Stored data entries:
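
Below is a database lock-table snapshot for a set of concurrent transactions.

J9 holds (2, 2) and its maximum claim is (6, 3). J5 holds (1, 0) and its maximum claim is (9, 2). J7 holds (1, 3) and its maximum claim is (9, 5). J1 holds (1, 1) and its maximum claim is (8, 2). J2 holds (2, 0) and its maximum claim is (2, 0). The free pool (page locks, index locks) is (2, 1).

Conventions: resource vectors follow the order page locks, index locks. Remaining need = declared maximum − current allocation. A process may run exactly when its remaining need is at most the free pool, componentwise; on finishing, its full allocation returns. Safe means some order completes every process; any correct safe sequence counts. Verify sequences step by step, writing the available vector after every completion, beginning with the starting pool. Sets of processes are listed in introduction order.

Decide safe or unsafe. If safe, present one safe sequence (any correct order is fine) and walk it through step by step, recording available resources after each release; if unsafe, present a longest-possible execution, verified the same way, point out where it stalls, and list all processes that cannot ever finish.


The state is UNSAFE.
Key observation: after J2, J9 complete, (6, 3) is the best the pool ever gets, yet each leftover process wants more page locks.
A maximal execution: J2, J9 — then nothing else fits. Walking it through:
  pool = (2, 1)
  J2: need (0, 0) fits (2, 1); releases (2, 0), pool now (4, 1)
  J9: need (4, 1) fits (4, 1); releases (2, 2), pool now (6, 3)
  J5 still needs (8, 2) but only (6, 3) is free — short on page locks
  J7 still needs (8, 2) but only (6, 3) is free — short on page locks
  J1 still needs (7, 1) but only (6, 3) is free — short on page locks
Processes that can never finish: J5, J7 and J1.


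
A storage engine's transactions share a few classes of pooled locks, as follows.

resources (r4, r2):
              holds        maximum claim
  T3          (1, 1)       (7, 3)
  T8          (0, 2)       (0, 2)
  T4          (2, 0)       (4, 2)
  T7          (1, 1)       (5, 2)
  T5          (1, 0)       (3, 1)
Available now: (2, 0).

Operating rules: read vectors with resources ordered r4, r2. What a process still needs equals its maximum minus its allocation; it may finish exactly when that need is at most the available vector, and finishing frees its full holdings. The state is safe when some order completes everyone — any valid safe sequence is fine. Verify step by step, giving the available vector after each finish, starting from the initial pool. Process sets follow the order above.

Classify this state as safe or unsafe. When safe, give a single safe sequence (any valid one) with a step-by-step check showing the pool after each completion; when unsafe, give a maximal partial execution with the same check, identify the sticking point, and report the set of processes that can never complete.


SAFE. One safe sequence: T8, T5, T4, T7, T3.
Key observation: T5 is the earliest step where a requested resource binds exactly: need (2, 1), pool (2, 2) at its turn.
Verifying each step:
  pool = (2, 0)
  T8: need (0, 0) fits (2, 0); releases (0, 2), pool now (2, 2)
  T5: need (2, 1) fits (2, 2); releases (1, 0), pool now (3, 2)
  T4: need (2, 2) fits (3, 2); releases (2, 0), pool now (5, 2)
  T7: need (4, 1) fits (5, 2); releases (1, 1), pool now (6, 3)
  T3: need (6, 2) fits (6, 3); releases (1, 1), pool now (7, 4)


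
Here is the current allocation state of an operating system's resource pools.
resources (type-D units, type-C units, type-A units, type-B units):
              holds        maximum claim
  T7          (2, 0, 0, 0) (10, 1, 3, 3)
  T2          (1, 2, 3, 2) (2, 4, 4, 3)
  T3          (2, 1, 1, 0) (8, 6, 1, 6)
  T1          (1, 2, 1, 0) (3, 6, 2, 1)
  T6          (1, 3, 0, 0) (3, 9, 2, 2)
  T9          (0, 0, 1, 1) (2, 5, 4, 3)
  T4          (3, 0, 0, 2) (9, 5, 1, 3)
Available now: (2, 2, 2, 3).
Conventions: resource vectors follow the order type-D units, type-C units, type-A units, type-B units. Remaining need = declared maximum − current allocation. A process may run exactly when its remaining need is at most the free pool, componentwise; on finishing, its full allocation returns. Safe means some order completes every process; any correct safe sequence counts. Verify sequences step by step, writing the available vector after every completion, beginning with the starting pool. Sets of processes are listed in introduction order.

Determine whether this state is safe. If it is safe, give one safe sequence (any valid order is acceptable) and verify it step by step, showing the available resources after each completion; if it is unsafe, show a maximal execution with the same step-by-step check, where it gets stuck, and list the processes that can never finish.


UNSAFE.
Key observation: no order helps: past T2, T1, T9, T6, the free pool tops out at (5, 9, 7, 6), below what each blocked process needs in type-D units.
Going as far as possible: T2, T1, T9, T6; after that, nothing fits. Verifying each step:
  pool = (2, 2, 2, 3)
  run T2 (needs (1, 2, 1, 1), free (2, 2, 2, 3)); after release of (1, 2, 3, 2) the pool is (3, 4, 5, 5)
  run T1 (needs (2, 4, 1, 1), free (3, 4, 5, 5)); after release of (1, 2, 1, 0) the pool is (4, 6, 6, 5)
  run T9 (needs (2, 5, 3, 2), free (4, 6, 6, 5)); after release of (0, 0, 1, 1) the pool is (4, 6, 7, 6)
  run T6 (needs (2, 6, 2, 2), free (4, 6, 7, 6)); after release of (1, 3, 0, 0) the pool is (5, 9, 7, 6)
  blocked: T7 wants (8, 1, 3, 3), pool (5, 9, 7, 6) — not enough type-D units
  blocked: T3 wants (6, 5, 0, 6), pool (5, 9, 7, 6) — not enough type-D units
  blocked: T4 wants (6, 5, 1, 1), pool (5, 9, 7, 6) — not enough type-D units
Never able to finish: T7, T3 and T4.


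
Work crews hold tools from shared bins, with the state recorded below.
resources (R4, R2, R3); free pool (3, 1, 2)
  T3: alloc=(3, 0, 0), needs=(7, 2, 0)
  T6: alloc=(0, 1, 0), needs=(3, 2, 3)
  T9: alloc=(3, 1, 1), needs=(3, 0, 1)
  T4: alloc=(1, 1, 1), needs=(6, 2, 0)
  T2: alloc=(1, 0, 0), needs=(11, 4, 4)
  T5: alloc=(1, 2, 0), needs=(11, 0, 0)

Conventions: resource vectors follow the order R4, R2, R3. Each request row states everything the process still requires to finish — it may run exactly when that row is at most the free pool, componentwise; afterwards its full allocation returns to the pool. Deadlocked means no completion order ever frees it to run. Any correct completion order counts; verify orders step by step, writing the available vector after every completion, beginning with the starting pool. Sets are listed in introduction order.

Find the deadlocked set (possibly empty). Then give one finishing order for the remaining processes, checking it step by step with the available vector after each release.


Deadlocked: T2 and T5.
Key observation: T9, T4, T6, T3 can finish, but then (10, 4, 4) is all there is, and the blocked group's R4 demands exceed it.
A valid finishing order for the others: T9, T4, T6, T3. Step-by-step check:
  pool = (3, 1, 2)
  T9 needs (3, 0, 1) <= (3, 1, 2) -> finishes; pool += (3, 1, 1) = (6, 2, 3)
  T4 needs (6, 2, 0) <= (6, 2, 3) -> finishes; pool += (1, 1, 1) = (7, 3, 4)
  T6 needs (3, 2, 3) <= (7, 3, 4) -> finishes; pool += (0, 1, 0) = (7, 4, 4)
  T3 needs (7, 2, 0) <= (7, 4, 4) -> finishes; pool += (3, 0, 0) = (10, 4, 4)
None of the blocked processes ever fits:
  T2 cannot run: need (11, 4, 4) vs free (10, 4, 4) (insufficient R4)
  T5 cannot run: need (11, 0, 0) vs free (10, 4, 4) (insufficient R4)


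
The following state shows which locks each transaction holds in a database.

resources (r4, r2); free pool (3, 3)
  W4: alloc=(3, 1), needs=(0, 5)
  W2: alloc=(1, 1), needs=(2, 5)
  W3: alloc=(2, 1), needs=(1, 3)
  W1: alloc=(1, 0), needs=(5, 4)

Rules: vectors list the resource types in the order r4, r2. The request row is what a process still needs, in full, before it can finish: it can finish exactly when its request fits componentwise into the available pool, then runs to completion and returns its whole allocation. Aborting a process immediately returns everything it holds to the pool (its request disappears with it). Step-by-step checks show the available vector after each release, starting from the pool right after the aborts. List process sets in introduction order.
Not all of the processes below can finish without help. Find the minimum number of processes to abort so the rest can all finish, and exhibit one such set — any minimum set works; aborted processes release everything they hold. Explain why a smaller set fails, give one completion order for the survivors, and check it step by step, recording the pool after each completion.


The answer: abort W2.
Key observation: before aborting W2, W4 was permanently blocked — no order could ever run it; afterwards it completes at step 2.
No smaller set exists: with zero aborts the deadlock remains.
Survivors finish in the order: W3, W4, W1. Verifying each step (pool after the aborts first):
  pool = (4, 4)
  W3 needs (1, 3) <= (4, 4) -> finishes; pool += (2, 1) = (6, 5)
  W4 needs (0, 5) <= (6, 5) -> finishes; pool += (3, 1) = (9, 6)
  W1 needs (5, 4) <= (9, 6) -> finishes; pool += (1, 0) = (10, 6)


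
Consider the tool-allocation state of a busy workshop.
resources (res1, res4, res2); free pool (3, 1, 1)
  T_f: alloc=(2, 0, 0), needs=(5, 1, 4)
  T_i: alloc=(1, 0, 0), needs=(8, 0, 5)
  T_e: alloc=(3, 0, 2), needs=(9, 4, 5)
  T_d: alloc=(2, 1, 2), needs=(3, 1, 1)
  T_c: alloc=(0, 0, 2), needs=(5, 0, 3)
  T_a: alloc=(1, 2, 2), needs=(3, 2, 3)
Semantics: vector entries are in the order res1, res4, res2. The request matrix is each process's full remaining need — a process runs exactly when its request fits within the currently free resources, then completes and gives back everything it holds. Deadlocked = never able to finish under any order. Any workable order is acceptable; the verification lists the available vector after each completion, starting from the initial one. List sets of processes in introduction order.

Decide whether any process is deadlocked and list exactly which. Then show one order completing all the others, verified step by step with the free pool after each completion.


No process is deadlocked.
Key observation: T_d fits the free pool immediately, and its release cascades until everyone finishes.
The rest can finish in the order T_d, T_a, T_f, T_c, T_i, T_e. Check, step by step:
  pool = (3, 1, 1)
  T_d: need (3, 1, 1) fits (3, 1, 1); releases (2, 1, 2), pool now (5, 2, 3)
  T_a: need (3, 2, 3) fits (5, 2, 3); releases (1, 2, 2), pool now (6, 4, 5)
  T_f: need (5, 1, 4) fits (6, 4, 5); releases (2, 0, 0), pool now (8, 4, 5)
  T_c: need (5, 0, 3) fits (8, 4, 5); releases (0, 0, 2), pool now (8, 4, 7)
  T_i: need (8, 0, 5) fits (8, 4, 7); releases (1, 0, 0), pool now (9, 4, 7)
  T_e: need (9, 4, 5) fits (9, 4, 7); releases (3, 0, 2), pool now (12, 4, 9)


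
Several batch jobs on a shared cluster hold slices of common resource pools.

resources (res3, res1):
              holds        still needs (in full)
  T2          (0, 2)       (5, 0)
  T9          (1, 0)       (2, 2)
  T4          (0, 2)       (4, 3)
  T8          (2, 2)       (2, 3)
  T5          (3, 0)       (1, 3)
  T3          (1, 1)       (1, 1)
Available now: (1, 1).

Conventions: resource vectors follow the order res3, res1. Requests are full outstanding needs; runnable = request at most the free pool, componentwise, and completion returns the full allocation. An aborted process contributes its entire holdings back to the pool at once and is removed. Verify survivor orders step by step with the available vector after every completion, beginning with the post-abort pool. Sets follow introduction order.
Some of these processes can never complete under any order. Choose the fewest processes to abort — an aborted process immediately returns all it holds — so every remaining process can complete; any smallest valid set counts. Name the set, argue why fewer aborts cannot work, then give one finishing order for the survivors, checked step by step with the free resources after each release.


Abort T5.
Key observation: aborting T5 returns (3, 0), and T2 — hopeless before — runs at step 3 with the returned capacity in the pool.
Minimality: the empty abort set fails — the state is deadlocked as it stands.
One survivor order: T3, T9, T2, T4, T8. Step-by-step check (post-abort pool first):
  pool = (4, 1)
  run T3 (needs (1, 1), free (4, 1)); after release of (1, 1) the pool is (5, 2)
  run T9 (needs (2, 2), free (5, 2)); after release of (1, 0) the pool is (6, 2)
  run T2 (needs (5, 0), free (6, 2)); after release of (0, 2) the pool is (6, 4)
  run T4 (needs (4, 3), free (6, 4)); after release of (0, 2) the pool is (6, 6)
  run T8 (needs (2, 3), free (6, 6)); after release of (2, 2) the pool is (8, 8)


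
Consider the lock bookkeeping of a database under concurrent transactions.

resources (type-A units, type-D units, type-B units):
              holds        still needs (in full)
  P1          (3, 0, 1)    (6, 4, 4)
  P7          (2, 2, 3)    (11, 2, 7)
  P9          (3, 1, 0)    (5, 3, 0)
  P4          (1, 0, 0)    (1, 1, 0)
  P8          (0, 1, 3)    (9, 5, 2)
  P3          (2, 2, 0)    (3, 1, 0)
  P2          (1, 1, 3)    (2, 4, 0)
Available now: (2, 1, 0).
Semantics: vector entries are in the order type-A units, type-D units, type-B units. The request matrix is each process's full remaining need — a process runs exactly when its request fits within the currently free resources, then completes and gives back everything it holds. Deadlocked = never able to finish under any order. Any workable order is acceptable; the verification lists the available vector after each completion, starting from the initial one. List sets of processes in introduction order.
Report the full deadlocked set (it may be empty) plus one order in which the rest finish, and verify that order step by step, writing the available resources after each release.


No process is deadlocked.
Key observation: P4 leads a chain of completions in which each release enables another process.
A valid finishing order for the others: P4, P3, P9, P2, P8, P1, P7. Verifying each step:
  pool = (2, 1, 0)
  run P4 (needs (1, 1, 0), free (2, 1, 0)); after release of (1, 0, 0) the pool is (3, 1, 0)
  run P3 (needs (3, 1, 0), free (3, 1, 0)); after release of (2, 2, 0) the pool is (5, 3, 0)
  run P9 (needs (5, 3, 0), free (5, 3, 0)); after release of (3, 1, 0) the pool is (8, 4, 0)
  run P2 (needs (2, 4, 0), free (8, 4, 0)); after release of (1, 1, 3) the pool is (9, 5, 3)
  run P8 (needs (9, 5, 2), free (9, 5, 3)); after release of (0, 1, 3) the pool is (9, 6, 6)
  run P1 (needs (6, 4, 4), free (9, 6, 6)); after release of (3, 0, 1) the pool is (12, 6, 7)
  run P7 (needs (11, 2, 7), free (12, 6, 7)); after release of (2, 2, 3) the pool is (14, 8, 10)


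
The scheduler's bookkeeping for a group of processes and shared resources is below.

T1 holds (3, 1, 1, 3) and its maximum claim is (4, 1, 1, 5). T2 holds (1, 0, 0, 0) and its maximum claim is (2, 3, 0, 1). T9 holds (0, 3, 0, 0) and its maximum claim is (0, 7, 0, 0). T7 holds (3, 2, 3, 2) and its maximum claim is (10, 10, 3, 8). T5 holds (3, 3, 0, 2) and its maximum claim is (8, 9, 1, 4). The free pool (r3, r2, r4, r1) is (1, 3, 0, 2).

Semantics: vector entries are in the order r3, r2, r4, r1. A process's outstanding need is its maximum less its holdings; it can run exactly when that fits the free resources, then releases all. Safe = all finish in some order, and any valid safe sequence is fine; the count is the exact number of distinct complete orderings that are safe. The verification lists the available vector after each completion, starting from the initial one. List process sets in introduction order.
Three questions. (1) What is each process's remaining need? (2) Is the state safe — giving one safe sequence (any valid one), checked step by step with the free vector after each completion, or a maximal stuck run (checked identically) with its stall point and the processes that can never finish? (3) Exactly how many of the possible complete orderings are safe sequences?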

_Task statement_
Please copy exactly the lines from the first line of the records above through the line containing "Conventions: resource vectors follow the order page", including both, and nothing more.

_Reply_
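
Below is a database lock-table snapshot for a set of concurrent transactions.

J9 holds (2, 2) and its maximum claim is (6, 3). J5 holds (1, 0) and its maximum claim is (9, 2). J7 holds (1, 3) and its maximum claim is (9, 5). J1 holds (1, 1) and its maximum claim is (8, 2). J2 holds (2, 0) and its maximum claim is (2, 0). The free pool (page locks, index locks) is (2, 1).

Conventions: resource vectors follow the order page locks, index locks. Remaining need = declared maximum − current allocation. A process may run exactly when its remaining need is at most the free pool, componentwise; on finishing, its full allocation returns. Safe means some order completes every process; any correct safe sequence counts. Verify sequences step by step, writing the available vector after every completion, beginning with the starting pool. Sets of processes are listed in introduction order.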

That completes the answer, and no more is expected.